- _Work required_:
Starting at the line that contains "A 0.463 kg sample", return every line through the end of the entries below, exactly and with nothing else.

Collected data
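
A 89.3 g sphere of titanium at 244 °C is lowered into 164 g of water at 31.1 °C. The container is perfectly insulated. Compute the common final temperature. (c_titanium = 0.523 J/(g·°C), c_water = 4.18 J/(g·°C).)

T_f ≈ 44.7 °C

Heat lost by the titanium equals heat gained by the water:
89.3*0.523*(244 − T) = 164*4.18*(T − 31.1)
46.7(244 − T) = 685.52(T − 31.1)
732.22 T = 32715  ⇒  T ≈ 44.68 °C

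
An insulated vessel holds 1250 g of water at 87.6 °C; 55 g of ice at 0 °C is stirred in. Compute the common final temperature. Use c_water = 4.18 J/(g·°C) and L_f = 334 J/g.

T_f ≈ 80.5 °C

Conservation of energy gives ΣQ = 0:
latent heat to melt: 55·334 = 18370
  meltwater 0→T: 55·4.18·T = 229.9 T
  water: 5225(T − 87.6)
5454.9 T = 457710 − 18370 = 439340
T ≈ 80.54 °C. Since T > 0 °C, the all-ice-melts assumption holds.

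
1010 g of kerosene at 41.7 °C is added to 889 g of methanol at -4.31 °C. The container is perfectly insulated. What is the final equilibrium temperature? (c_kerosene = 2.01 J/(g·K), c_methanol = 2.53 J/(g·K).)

T_f ≈ 17.5 °C

T_f = Σ m_i c_i T_i / Σ m_i c_i:
T_f = (2030.1×41.7 + 2249.2×(-4.31)) / (2030.1 + 2249.2)
    = 74961 / 4279.3 ≈ 17.52 °C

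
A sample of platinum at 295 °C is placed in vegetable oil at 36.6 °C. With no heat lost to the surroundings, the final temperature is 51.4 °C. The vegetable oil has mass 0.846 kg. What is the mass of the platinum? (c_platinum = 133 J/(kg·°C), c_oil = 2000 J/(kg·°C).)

|Q_platinum| = |Q_oil|:
m·133·(295 − 51.4) = 0.846·2000·(51.4 − 36.6)
32399 m = 25042  ⇒  m ≈ 0.7729 kg

m ≈ 0.773 kg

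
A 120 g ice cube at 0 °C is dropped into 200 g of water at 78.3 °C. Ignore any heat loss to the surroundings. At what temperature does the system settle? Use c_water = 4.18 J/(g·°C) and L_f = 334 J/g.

Sum of m c ΔT and latent-heat terms is zero:
fusion: m_ice L_f = 120·334 = 40080; warm the meltwater: 501.6 T; water: 836(T − 78.3)
1337.6 T = 65459 − 40080 = 25379
T ≈ 18.97 °C. Since T > 0 °C, the all-ice-melts assumption holds.

T_f ≈ 19.0 °C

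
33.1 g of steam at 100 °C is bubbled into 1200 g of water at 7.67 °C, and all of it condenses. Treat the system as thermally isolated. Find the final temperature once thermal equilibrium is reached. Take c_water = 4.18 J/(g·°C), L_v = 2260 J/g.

T_f ≈ 24.7 °C

Net heat exchanged in the isolated system is zero:
latent heat released on condensation: 33.1·2260 = 74806
  condensate cools 100→T: 33.1·4.18·(T − 100) = 138.36(T − 100)
  original water: 5016(T − 7.67)
5154.4 T = 74806 + 13836 + 38473 = 127115
T ≈ 24.66 °C, under the boiling point, so the assumption holds.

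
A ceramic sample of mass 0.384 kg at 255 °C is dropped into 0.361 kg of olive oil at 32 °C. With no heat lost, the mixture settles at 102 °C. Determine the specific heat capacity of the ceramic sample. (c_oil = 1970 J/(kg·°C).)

m_s c (T_s − T_f) = m_oil c_oil (T_f − T_0):
0.384×c×(255 − 102) = 0.361×1970×(102 − 32)
58.75 c = 49782  ⇒  c ≈ 847.3 J/(kg·°C)

c ≈ 847 J/(kg·°C)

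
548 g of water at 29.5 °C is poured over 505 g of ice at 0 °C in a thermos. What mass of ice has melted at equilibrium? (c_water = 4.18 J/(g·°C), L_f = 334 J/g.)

Cooling the water to 0 °C releases 548×4.18×29.5 = 67574 J.
To melt every bit of ice: 505×334 = 168670 J.
67574 J < 168670 J, so only part of the ice melts and the system sits at 0 °C.
Mass melted = 67574/334 ≈ 202.3 g.

m_melted ≈ 202 g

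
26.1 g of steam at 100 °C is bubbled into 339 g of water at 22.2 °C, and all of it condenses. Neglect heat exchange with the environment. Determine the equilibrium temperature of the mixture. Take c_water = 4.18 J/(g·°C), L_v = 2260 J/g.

Taking heat into each body as positive, Σ m c ΔT = 0:
latent heat released on condensation: 26.1×2260 = 58986; condensate cools 100→T: 26.1×4.18×(T − 100) = 109.1(T − 100); original water: 1417(T − 22.2)
1526.1 T = 58986 + 10910 + 31458 = 101354
T ≈ 66.41 °C — below 100 °C, confirming all the steam condensed.

T_f ≈ 66.4 °C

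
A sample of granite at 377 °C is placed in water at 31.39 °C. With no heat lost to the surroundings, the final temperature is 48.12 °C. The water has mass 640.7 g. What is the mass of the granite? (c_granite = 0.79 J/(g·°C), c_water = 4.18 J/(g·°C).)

|Q_granite| = |Q_water|:
m·0.79·(377 − 48.12) = 640.7·4.18·(48.12 − 31.39)
259.82 m = 44805  ⇒  m ≈ 172.4 g

m ≈ 172 g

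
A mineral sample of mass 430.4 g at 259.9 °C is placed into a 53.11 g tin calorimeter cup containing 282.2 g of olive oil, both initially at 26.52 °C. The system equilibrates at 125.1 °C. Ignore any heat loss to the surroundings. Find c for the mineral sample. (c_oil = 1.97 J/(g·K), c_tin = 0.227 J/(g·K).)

Conservation of energy gives ΣQ = 0:
430.4·c·(125.1 − 259.9) + 282.2·1.97·(125.1 − 26.52) + 53.11·0.227·(125.1 − 26.52) = 0
-58018 c = -55992
c = -55992/-58018 ≈ 0.9651 J/(g·K)

c ≈ 0.965 J/(g·K)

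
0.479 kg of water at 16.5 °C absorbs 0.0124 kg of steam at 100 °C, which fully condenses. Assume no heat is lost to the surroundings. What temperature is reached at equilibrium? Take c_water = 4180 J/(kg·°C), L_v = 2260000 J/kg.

Net heat exchanged in the isolated system is zero:
latent heat released on condensation: 0.0124×2260000 = 28024
  condensed water 100 °C→T: 51.83(T − 100)
  water warms: 0.479×4180×(T − 16.5) = 2002.2(T − 16.5)
2054.1 T = 28024 + 5183.2 + 33037 = 66244
T ≈ 32.25 °C (< 100 °C, so full condensation is consistent).

T_f ≈ 32.3 °C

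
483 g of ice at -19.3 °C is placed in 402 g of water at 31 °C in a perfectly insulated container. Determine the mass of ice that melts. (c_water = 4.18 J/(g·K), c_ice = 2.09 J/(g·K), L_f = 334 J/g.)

m_melted ≈ 97.6 g

Heat available from the water dropping to 0 °C: 402×4.18×31 = 52091 J.
Warming the ice to 0 °C takes 483×2.09×19.3 = 19483 J, leaving 32608 J for melting.
Fully melting the ice requires m_ice L_f = 483×334 = 161322 J.
32608 J < 161322 J, so only part of the ice melts and the system sits at 0 °C.
Mass melted = 32608/334 ≈ 97.63 g.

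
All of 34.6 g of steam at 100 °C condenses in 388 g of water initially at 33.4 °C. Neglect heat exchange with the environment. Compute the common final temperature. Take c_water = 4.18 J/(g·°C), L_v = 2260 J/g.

T_f ≈ 83.1 °C

Energy conservation, ΣQ = 0:
condense steam: −34.6×2260 = −78196
  condensed water 100 °C→T: 144.63(T − 100)
  original water: 1621.8(T − 33.4)
1766.5 T = 78196 + 14463 + 54169 = 146828
T ≈ 83.12 °C — below 100 °C, confirming all the steam condensed.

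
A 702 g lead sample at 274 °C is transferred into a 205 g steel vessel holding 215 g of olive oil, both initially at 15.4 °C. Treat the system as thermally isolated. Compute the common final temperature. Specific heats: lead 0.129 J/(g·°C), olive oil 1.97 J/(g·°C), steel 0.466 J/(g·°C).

T_f ≈ 53.8 °C

Heat gained plus heat lost sum to zero:
702·0.129·(T − 274) + 215·1.97·(T − 15.4) + 205·0.466·(T − 15.4) = 0
(90.56 + 423.55 + 95.53) T = 90.56·274 + 423.55·15.4 + 95.53·15.4
T = 32807 / 609.64 = 53.8 °C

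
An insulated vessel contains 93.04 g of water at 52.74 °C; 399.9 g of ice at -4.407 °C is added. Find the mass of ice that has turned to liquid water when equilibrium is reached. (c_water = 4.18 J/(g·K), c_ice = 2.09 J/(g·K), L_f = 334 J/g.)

m_melted ≈ 50.4 g

Cooling the water to 0 °C releases 93.04×4.18×52.74 = 20511 J.
Warming the ice to 0 °C takes 399.9×2.09×4.407 = 3683.3 J, leaving 16828 J for melting.
To melt every bit of ice: 399.9×334 = 133567 J.
Since 16828 < 133567 J, not all the ice melts; equilibrium is at 0 °C.
m_melted×334 = 16828  ⇒  m_melted ≈ 50.38 g.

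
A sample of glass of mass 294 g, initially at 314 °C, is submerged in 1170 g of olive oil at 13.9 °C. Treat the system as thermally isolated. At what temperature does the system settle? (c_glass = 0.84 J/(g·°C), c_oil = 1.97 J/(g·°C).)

With ΣQ=0 the equilibrium temperature is the m·c-weighted mean:
T_f = (246.96*314 + 2304.9*13.9) / (246.96 + 2304.9)
    = 109584 / 2551.9 ≈ 42.94 °C

T_f ≈ 42.9 °C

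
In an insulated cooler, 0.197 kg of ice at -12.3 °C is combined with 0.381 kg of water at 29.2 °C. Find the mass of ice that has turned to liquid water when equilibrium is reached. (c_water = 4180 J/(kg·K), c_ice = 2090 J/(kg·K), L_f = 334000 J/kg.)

m_melted ≈ 0.124 kg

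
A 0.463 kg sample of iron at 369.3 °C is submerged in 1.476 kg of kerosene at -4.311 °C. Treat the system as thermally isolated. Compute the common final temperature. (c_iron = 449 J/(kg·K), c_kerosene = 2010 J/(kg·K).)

T_f ≈ 20.2 °C

Let T be the final temperature. ΣQ_i = 0:
0.463·449·(T − 369.3) + 1.476·2010·(T − (-4.311)) = 0
207.89(T − 369.3) + 2966.8(T − (-4.311)) = 0
3174.6 T = 63983
T = 63983/3174.6 ≈ 20.15 °C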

- _Solution_:
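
A 0.463 kg sample of iron at 369.3 °C is submerged in 1.476 kg of kerosene at -4.311 °C. Treat the system as thermally isolated. Compute the common final temperature. (c_iron = 449 J/(kg·K), c_kerosene = 2010 J/(kg·K).)

T_f ≈ 20.2 °C

Let T be the final temperature. ΣQ_i = 0:
0.463·449·(T − 369.3) + 1.476·2010·(T − (-4.311)) = 0
207.89(T − 369.3) + 2966.8(T − (-4.311)) = 0
3174.6 T = 63983
T = 63983/3174.6 ≈ 20.15 °C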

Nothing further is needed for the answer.